Top of STUDY MATERIAL

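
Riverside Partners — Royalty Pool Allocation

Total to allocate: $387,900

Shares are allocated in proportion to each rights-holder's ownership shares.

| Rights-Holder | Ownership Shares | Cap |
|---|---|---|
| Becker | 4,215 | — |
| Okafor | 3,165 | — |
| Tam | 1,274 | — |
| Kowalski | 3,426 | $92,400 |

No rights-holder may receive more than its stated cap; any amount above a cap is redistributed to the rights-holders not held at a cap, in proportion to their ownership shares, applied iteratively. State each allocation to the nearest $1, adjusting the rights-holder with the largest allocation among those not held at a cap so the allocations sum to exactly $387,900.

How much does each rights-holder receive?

Combined ownership shares = 12,080.
Pro-rata shares before constraints: Becker 135,347.56; Okafor 101,631.08; Tam 40,909.32; Kowalski 110,012.04.
Held at cap: Kowalski ($92,400); remaining pool $295,500 reallocated over remaining ownership shares 8,654.
Shares after redistribution: Becker 143,925.64 → $143,926; Okafor 108,072.28 → $108,072; Tam 43,502.08 → $43,502.

Becker: $143,926 · Okafor: $108,072 · Tam: $43,502 · Kowalski: $92,400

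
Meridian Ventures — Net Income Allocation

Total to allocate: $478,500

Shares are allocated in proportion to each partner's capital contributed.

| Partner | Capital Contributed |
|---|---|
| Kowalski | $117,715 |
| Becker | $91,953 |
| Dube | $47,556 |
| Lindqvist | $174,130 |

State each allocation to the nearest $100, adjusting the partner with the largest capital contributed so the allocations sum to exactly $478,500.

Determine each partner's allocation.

Kowalski: $130,600 | Becker: $102,000 | Dube: $52,800 | Lindqvist: $193,100

Total capital contributed = 117,715 + 91,953 + 47,556 + 174,130 = 431,354.
Proportional shares: Kowalski 130,580.98; Becker 102,003.25; Dube 52,753.76; Lindqvist 193,162.01.
After rounding ($100): Kowalski $130,600; Becker $102,000; Dube $52,800; Lindqvist $193,200. Sum = $478,600.
Difference $478,500 − $478,600 = −$100 applied to largest capital contributed (Lindqvist): Lindqvist becomes $193,100.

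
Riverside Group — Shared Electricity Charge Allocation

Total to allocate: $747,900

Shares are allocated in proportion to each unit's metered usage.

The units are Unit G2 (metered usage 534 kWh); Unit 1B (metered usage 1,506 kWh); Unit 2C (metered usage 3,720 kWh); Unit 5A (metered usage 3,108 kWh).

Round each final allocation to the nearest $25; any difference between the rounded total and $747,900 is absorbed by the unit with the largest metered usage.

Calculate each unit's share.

Unit G2: $45,025 | Unit 1B: $127,000 | Unit 2C: $313,750 | Unit 5A: $262,125

Metered usage total: 8,868.
Raw shares: Unit G2 534/8,868 × $747,900 = 45,035.93; Unit 1B 1,506/8,868 × $747,900 = 127,011.43; Unit 2C 3,720/8,868 × $747,900 = 313,733.42; Unit 5A 3,108/8,868 × $747,900 = 262,119.22.
At nearest $25: Unit G2 $45,025; Unit 1B $127,000; Unit 2C $313,725; Unit 5A $262,125. Sum = $747,875.
Difference $747,900 − $747,875 = +$25 applied to largest metered usage (Unit 2C): Unit 2C becomes $313,750.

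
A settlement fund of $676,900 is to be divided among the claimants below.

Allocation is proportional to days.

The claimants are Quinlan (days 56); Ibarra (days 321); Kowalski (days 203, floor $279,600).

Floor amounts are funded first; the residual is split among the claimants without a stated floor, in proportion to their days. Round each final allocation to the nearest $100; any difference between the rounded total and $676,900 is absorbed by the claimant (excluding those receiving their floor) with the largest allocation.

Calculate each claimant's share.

Quinlan: $59,000; Ibarra: $338,300; Kowalski: $279,600

Minimums first: Kowalski $279,600. Balance $397,300.
Balance split over remaining days 377: Quinlan 59,015.38 → $59,000; Ibarra 338,284.62 → $338,300.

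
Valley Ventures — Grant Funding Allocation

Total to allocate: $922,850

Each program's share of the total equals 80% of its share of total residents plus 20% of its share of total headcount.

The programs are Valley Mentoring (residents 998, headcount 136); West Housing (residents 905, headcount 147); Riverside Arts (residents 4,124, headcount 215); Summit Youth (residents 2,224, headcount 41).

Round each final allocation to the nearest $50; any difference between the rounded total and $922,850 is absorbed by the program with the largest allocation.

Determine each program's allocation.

Valley Mentoring: $135,850 | West Housing: $131,300 | Riverside Arts: $442,650 | Summit Youth: $213,050

Residents total 8,251; headcount total 539.
Blended shares (80% residents + 20% headcount): Valley Mentoring 0.1472; West Housing 0.1423; Riverside Arts 0.4796; Summit Youth 0.2308.
Unrounded shares: Valley Mentoring 135,869.22; West Housing 131,314.54; Riverside Arts 442,628.33; Summit Youth 213,037.92.
Rounded to nearest $50: Valley Mentoring $135,850; West Housing $131,300; Riverside Arts $442,650; Summit Youth $213,050. Sum = $922,850.
No rounding difference to absorb.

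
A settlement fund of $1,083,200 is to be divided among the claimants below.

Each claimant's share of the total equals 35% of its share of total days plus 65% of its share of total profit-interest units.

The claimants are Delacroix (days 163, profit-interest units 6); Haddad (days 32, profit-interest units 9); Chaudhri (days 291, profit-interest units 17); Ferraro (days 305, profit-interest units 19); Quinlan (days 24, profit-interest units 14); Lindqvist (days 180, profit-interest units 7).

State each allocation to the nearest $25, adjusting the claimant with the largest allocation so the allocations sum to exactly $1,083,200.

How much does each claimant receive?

Totals — days 995, profit-interest units 72.
Combined weights (35% days + 65% profit-interest units): Delacroix 0.1115; Haddad 0.0925; Chaudhri 0.2558; Ferraro 0.2788; Quinlan 0.1348; Lindqvist 0.1265.
Pro-rata amounts: Delacroix 120,780.43; Haddad 100,202.80; Chaudhri 277,119.42; Ferraro 302,011.55; Quinlan 146,049.05; Lindqvist 137,036.74.
At nearest $25: Delacroix $120,775; Haddad $100,200; Chaudhri $277,125; Ferraro $302,000; Quinlan $146,050; Lindqvist $137,025. Sum = $1,083,175.
Difference $1,083,200 − $1,083,175 = +$25 applied to largest allocation (Ferraro): Ferraro becomes $302,025.

Delacroix: $120,775 · Haddad: $100,200 · Chaudhri: $277,125 · Ferraro: $302,025 · Quinlan: $146,050 · Lindqvist: $137,025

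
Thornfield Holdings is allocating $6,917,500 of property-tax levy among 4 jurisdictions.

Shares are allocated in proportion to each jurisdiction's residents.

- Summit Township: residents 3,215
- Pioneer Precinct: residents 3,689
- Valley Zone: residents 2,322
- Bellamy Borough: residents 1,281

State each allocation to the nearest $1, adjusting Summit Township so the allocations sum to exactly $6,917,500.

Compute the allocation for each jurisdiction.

Residents total: 10,507.
Pro-rata amounts: Summit Township 3,215/10,507 × $6,917,500 = 2,116,661.51; Pioneer Precinct 3,689/10,507 × $6,917,500 = 2,428,729.18; Valley Zone 2,322/10,507 × $6,917,500 = 1,528,736.56; Bellamy Borough 1,281/10,507 × $6,917,500 = 843,372.75.
After rounding ($1): Summit Township $2,116,662; Pioneer Precinct $2,428,729; Valley Zone $1,528,737; Bellamy Borough $843,373. Sum = $6,917,501.
Difference $6,917,500 − $6,917,501 = −$1 applied to Summit Township: Summit Township becomes $2,116,661.

Summit Township: $2,116,661; Pioneer Precinct: $2,428,729; Valley Zone: $1,528,737; Bellamy Borough: $843,373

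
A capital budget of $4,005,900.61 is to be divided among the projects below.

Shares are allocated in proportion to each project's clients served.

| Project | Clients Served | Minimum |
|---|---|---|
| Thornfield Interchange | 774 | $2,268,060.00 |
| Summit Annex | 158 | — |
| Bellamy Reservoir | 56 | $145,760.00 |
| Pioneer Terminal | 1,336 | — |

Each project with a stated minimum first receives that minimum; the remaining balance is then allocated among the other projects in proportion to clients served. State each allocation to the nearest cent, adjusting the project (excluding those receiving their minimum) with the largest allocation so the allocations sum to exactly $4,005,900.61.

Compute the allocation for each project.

Guaranteed amounts: Thornfield Interchange $2,268,060.00; Bellamy Reservoir $145,760.00. Remaining pool $1,592,080.61.
Remaining pool split over remaining clients served 1,494: Summit Annex 168,372.6482 → $168,372.65; Pioneer Terminal 1,423,707.9618 → $1,423,707.96.

Thornfield Interchange: $2,268,060.00; Summit Annex: $168,372.65; Bellamy Reservoir: $145,760.00; Pioneer Terminal: $1,423,707.96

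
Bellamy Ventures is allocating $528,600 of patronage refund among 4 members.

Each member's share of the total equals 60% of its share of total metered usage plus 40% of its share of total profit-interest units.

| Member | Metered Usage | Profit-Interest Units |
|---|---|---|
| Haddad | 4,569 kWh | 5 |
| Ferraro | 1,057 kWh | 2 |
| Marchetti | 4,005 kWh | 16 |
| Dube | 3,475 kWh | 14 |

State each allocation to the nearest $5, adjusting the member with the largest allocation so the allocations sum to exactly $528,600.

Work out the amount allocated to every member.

Totals — metered usage 13,106, profit-interest units 37.
Combined weights (60% metered usage + 40% profit-interest units): Haddad 0.2632; Ferraro 0.0700; Marchetti 0.3563; Dube 0.3104.
Unrounded shares: Haddad 139,140.96; Ferraro 37,008.17; Marchetti 188,352.92; Dube 164,097.95.
At nearest $5: Haddad $139,140; Ferraro $37,010; Marchetti $188,355; Dube $164,100. Sum = $528,605.
Difference $528,600 − $528,605 = −$5 applied to largest allocation (Marchetti): Marchetti becomes $188,350.

Haddad: $139,140 | Ferraro: $37,010 | Marchetti: $188,350 | Dube: $164,100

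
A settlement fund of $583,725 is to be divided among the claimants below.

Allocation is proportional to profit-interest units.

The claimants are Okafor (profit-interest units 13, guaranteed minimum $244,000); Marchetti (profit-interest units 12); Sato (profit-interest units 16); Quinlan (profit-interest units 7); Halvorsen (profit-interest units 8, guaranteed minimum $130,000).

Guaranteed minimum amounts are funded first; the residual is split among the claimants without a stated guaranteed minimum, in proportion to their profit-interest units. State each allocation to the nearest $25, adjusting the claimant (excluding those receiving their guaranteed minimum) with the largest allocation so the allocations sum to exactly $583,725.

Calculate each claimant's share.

Okafor: $244,000 | Marchetti: $71,900 | Sato: $95,875 | Quinlan: $41,950 | Halvorsen: $130,000

Minimums first: Okafor $244,000; Halvorsen $130,000. Remaining pool $209,725.
Remaining pool split over remaining profit-interest units 35: Marchetti 71,905.71 → $71,900; Sato 95,874.29 → $95,875; Quinlan 41,945.00 → $41,950.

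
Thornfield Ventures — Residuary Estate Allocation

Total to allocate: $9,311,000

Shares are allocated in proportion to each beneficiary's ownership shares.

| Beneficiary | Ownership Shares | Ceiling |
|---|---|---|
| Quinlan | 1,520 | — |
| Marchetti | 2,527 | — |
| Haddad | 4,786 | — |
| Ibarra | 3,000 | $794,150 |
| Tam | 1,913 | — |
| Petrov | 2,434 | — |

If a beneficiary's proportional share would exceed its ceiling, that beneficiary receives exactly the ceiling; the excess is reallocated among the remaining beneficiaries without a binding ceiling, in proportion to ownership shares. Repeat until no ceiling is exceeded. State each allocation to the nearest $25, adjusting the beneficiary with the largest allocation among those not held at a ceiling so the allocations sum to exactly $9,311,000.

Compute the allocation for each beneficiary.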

Bottom of STUDY MATERIAL

→ WHAT TO DO:
Show me all lines in the records that contain "settlement".

→ SOLUTION FOR THIS EXERCISE:
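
A settlement fund of $676,900 is to be divided among the claimants below.
A settlement fund of $1,083,200 is to be divided among the claimants below.
A settlement fund of $583,725 is to be divided among the claimants below.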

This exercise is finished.